#### Assignment
Write out every entry again exactly as it stands.

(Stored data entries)
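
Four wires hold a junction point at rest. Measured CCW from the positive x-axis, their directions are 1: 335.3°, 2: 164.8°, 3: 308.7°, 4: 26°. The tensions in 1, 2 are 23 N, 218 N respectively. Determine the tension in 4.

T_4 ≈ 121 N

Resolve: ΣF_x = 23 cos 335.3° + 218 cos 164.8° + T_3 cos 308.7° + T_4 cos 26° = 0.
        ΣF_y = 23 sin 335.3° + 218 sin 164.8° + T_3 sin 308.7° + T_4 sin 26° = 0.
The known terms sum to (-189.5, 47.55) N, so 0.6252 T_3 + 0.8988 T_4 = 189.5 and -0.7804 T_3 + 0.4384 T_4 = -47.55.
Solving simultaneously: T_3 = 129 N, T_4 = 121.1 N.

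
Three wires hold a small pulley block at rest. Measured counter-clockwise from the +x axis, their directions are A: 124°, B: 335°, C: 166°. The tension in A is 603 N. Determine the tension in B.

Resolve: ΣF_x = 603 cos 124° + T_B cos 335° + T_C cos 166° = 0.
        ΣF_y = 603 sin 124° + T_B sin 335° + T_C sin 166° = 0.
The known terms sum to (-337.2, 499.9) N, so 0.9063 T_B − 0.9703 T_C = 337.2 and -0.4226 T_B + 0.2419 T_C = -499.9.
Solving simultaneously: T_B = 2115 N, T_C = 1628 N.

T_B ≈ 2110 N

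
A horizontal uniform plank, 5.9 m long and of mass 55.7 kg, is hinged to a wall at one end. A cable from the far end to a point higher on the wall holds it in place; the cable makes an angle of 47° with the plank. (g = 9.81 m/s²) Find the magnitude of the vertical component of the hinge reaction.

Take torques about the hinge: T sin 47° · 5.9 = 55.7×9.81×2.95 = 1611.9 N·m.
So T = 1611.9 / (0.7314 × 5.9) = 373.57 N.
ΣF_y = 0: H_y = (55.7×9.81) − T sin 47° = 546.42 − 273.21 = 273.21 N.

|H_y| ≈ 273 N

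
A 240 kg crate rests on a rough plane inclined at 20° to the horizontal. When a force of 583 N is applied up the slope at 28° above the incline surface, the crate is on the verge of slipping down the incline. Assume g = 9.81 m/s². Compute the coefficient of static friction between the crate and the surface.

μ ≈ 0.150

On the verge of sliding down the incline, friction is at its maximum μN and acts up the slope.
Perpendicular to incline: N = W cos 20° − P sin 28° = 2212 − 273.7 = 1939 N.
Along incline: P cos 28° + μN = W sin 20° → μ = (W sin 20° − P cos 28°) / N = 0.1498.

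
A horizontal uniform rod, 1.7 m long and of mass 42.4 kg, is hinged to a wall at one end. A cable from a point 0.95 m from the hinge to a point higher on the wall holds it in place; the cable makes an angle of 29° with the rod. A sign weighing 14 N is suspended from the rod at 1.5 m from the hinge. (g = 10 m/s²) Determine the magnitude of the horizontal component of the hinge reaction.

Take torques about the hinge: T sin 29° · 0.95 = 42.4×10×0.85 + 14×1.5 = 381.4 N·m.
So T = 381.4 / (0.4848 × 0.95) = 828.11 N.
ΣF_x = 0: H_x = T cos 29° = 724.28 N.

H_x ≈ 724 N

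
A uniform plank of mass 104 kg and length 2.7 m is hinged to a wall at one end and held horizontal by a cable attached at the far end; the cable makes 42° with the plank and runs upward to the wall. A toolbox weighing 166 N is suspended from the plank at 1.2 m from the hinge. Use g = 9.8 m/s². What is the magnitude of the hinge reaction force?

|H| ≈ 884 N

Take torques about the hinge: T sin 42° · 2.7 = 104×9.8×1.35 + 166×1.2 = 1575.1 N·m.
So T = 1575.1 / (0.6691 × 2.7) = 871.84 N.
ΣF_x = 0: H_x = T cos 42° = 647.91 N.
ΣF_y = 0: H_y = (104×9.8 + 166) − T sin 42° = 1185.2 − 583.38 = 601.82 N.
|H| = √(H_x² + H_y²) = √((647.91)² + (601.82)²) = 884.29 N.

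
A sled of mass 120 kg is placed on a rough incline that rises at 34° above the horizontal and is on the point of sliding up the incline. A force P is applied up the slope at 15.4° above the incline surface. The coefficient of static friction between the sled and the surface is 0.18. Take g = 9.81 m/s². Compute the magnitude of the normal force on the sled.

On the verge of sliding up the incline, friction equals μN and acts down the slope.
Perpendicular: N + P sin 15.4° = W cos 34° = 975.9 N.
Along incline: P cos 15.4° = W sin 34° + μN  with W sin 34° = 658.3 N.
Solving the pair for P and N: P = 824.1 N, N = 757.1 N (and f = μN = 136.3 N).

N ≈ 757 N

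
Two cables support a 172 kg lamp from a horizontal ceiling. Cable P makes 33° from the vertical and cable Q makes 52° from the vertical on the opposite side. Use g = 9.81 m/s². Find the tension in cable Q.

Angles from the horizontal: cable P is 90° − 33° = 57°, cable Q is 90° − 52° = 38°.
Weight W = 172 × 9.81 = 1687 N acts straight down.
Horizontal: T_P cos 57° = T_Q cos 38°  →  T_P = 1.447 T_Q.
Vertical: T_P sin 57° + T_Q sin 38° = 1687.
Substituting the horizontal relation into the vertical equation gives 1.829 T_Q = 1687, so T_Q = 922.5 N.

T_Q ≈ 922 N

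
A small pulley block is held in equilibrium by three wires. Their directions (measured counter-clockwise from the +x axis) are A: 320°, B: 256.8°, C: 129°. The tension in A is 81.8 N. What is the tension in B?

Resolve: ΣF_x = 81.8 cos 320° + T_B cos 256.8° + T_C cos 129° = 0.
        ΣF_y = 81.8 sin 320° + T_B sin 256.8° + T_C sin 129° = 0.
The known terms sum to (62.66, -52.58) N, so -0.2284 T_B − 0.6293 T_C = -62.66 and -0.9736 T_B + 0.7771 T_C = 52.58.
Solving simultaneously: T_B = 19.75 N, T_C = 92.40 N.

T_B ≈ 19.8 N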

#### Answer section
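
Four wires hold a junction point at rest. Measured CCW from the positive x-axis, their directions are 1: 335.3°, 2: 164.8°, 3: 308.7°, 4: 26°. The tensions in 1, 2 are 23 N, 218 N respectively. Determine the tension in 4.

T_4 ≈ 121 N

Resolve: ΣF_x = 23 cos 335.3° + 218 cos 164.8° + T_3 cos 308.7° + T_4 cos 26° = 0.
        ΣF_y = 23 sin 335.3° + 218 sin 164.8° + T_3 sin 308.7° + T_4 sin 26° = 0.
The known terms sum to (-189.5, 47.55) N, so 0.6252 T_3 + 0.8988 T_4 = 189.5 and -0.7804 T_3 + 0.4384 T_4 = -47.55.
Solving simultaneously: T_3 = 129 N, T_4 = 121.1 N.

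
Three wires hold a small pulley block at rest. Measured counter-clockwise from the +x axis, their directions are A: 124°, B: 335°, C: 166°. The tension in A is 603 N. Determine the tension in B.

Resolve: ΣF_x = 603 cos 124° + T_B cos 335° + T_C cos 166° = 0.
        ΣF_y = 603 sin 124° + T_B sin 335° + T_C sin 166° = 0.
The known terms sum to (-337.2, 499.9) N, so 0.9063 T_B − 0.9703 T_C = 337.2 and -0.4226 T_B + 0.2419 T_C = -499.9.
Solving simultaneously: T_B = 2115 N, T_C = 1628 N.

T_B ≈ 2110 N

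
A horizontal uniform plank, 5.9 m long and of mass 55.7 kg, is hinged to a wall at one end. A cable from the far end to a point higher on the wall holds it in place; the cable makes an angle of 47° with the plank. (g = 9.81 m/s²) Find the magnitude of the vertical component of the hinge reaction.

Take torques about the hinge: T sin 47° · 5.9 = 55.7×9.81×2.95 = 1611.9 N·m.
So T = 1611.9 / (0.7314 × 5.9) = 373.57 N.
ΣF_y = 0: H_y = (55.7×9.81) − T sin 47° = 546.42 − 273.21 = 273.21 N.

|H_y| ≈ 273 N

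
A 240 kg crate rests on a rough plane inclined at 20° to the horizontal. When a force of 583 N is applied up the slope at 28° above the incline surface, the crate is on the verge of slipping down the incline. Assume g = 9.81 m/s². Compute the coefficient of static friction between the crate and the surface.

μ ≈ 0.150

On the verge of sliding down the incline, friction is at its maximum μN and acts up the slope.
Perpendicular to incline: N = W cos 20° − P sin 28° = 2212 − 273.7 = 1939 N.
Along incline: P cos 28° + μN = W sin 20° → μ = (W sin 20° − P cos 28°) / N = 0.1498.

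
A horizontal uniform rod, 1.7 m long and of mass 42.4 kg, is hinged to a wall at one end. A cable from a point 0.95 m from the hinge to a point higher on the wall holds it in place; the cable makes an angle of 29° with the rod. A sign weighing 14 N is suspended from the rod at 1.5 m from the hinge. (g = 10 m/s²) Determine the magnitude of the horizontal component of the hinge reaction.

Take torques about the hinge: T sin 29° · 0.95 = 42.4×10×0.85 + 14×1.5 = 381.4 N·m.
So T = 381.4 / (0.4848 × 0.95) = 828.11 N.
ΣF_x = 0: H_x = T cos 29° = 724.28 N.

H_x ≈ 724 N

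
A uniform plank of mass 104 kg and length 2.7 m is hinged to a wall at one end and held horizontal by a cable attached at the far end; the cable makes 42° with the plank and runs upward to the wall. A toolbox weighing 166 N is suspended from the plank at 1.2 m from the hinge. Use g = 9.8 m/s². What is the magnitude of the hinge reaction force?

|H| ≈ 884 N

Take torques about the hinge: T sin 42° · 2.7 = 104×9.8×1.35 + 166×1.2 = 1575.1 N·m.
So T = 1575.1 / (0.6691 × 2.7) = 871.84 N.
ΣF_x = 0: H_x = T cos 42° = 647.91 N.
ΣF_y = 0: H_y = (104×9.8 + 166) − T sin 42° = 1185.2 − 583.38 = 601.82 N.
|H| = √(H_x² + H_y²) = √((647.91)² + (601.82)²) = 884.29 N.

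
A sled of mass 120 kg is placed on a rough incline that rises at 34° above the horizontal and is on the point of sliding up the incline. A force P is applied up the slope at 15.4° above the incline surface. The coefficient of static friction between the sled and the surface is 0.18. Take g = 9.81 m/s². Compute the magnitude of the normal force on the sled.

On the verge of sliding up the incline, friction equals μN and acts down the slope.
Perpendicular: N + P sin 15.4° = W cos 34° = 975.9 N.
Along incline: P cos 15.4° = W sin 34° + μN  with W sin 34° = 658.3 N.
Solving the pair for P and N: P = 824.1 N, N = 757.1 N (and f = μN = 136.3 N).

N ≈ 757 N

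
Two cables support a 172 kg lamp from a horizontal ceiling. Cable P makes 33° from the vertical and cable Q makes 52° from the vertical on the opposite side. Use g = 9.81 m/s². Find the tension in cable Q.

Angles from the horizontal: cable P is 90° − 33° = 57°, cable Q is 90° − 52° = 38°.
Weight W = 172 × 9.81 = 1687 N acts straight down.
Horizontal: T_P cos 57° = T_Q cos 38°  →  T_P = 1.447 T_Q.
Vertical: T_P sin 57° + T_Q sin 38° = 1687.
Substituting the horizontal relation into the vertical equation gives 1.829 T_Q = 1687, so T_Q = 922.5 N.

T_Q ≈ 922 N

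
A small pulley block is held in equilibrium by three wires. Their directions (measured counter-clockwise from the +x axis) are A: 320°, B: 256.8°, C: 129°. The tension in A is 81.8 N. What is the tension in B?

Resolve: ΣF_x = 81.8 cos 320° + T_B cos 256.8° + T_C cos 129° = 0.
        ΣF_y = 81.8 sin 320° + T_B sin 256.8° + T_C sin 129° = 0.
The known terms sum to (62.66, -52.58) N, so -0.2284 T_B − 0.6293 T_C = -62.66 and -0.9736 T_B + 0.7771 T_C = 52.58.
Solving simultaneously: T_B = 19.75 N, T_C = 92.40 N.

T_B ≈ 19.8 N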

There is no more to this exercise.